=== Exercise inputs ===

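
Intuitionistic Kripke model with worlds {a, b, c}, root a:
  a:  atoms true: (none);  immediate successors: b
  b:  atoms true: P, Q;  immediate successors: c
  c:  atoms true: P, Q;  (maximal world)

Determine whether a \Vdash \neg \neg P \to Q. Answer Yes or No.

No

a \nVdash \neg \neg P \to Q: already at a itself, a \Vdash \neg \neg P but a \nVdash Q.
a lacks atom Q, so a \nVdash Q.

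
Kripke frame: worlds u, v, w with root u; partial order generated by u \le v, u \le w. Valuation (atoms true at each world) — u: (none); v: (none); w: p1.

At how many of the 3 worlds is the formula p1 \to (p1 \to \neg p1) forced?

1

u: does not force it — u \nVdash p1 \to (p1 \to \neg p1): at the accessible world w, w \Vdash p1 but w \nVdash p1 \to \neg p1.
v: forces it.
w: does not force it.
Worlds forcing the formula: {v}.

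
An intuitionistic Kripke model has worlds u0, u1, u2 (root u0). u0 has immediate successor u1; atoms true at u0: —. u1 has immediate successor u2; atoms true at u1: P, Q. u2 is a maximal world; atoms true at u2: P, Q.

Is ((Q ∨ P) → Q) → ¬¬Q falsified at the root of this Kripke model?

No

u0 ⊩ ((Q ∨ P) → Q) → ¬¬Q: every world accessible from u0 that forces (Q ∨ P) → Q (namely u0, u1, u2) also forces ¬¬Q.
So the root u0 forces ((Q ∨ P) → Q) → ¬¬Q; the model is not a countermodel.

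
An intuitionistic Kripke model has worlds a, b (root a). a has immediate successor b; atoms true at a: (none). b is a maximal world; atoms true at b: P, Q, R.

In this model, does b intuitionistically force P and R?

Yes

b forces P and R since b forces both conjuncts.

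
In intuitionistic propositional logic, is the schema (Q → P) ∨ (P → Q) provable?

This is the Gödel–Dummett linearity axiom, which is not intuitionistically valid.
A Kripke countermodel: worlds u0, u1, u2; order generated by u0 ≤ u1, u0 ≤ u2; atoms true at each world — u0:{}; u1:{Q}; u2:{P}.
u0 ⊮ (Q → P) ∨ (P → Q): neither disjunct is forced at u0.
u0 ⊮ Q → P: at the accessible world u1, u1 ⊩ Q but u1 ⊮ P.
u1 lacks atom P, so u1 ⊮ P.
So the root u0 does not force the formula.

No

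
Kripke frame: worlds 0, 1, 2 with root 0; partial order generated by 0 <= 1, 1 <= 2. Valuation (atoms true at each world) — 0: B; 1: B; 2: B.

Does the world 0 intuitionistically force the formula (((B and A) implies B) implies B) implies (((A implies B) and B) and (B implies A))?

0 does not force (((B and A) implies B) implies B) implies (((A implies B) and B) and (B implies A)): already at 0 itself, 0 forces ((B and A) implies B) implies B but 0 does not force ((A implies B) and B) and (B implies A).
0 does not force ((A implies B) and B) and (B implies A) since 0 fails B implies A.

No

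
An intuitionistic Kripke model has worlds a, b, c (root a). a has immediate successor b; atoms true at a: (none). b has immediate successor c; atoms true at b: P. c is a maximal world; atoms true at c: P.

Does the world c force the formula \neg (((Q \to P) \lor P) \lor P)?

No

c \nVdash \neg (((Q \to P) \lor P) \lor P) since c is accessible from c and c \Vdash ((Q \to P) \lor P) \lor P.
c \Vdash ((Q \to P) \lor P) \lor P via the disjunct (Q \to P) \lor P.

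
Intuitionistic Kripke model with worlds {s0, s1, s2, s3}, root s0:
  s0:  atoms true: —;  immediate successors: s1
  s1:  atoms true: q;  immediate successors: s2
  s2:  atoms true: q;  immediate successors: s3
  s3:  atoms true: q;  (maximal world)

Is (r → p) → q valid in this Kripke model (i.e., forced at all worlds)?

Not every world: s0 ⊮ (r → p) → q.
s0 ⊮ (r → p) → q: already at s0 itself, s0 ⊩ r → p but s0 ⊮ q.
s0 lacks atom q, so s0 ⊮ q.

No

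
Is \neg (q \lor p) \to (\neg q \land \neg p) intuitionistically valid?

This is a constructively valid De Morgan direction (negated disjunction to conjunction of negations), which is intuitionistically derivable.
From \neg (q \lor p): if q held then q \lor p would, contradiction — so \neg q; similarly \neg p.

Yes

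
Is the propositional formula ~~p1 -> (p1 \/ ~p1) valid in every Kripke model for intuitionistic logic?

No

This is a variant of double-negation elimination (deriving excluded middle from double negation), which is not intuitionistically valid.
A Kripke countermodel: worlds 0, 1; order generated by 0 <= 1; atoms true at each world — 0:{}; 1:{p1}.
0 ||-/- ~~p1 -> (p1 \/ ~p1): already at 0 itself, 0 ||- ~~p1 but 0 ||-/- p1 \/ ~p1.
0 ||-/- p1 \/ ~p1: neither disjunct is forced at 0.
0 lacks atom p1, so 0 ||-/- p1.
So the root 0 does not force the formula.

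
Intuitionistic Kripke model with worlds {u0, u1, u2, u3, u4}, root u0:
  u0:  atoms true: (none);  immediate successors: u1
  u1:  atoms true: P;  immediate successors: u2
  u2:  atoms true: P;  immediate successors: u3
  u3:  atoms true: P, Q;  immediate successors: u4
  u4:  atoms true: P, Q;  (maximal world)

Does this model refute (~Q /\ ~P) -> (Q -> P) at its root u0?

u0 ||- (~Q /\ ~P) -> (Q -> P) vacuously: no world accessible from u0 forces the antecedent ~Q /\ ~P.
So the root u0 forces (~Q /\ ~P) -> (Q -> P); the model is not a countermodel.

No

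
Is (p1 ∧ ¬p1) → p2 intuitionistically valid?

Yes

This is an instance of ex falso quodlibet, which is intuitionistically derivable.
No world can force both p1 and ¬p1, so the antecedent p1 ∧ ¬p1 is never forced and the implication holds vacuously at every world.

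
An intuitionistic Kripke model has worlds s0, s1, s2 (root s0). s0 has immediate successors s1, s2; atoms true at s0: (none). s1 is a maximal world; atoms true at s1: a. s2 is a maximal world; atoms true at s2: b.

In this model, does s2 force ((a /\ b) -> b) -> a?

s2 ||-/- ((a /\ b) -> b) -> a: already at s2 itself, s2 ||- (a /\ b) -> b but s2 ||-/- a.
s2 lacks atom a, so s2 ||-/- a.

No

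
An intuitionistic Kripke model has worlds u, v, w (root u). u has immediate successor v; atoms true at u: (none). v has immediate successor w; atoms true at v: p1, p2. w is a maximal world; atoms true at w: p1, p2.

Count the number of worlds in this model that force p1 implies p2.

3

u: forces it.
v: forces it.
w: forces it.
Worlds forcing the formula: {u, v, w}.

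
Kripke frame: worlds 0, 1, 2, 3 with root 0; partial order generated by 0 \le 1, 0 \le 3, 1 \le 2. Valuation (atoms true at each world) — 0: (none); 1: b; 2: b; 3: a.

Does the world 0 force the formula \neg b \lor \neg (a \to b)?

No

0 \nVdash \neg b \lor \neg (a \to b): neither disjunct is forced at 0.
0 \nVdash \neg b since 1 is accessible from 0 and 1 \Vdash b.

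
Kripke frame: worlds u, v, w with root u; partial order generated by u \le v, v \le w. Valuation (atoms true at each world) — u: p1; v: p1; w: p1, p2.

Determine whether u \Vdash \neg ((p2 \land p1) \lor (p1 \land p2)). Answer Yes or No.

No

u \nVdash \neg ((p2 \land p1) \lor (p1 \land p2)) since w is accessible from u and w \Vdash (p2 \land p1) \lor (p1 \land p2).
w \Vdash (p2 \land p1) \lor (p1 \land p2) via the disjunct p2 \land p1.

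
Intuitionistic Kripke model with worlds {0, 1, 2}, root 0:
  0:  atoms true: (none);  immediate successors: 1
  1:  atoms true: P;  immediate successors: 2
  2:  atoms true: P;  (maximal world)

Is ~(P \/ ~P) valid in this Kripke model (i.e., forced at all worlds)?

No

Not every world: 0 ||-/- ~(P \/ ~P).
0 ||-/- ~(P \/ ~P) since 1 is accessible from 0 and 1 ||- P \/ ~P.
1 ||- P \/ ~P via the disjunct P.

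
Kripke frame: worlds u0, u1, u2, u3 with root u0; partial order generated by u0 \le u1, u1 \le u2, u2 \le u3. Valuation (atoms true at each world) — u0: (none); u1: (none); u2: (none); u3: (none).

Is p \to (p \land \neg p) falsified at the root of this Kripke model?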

===

* **Problem**
Take every line from the records that holds "partial" and copy it down.

* **Result**
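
Kripke frame: worlds u, v, w with root u; partial order generated by u \le v, u \le w. Valuation (atoms true at each world) — u: (none); v: (none); w: p1.
Kripke frame: worlds 0, 1, 2 with root 0; partial order generated by 0 <= 1, 1 <= 2. Valuation (atoms true at each world) — 0: B; 1: B; 2: B.
Kripke frame: worlds 0, 1, 2, 3 with root 0; partial order generated by 0 \le 1, 0 \le 3, 1 \le 2. Valuation (atoms true at each world) — 0: (none); 1: b; 2: b; 3: a.
Kripke frame: worlds u, v, w with root u; partial order generated by u \le v, v \le w. Valuation (atoms true at each world) — u: p1; v: p1; w: p1, p2.
Kripke frame: worlds u0, u1, u2, u3 with root u0; partial order generated by u0 \le u1, u1 \le u2, u2 \le u3. Valuation (atoms true at each world) — u0: (none); u1: (none); u2: (none); u3: (none).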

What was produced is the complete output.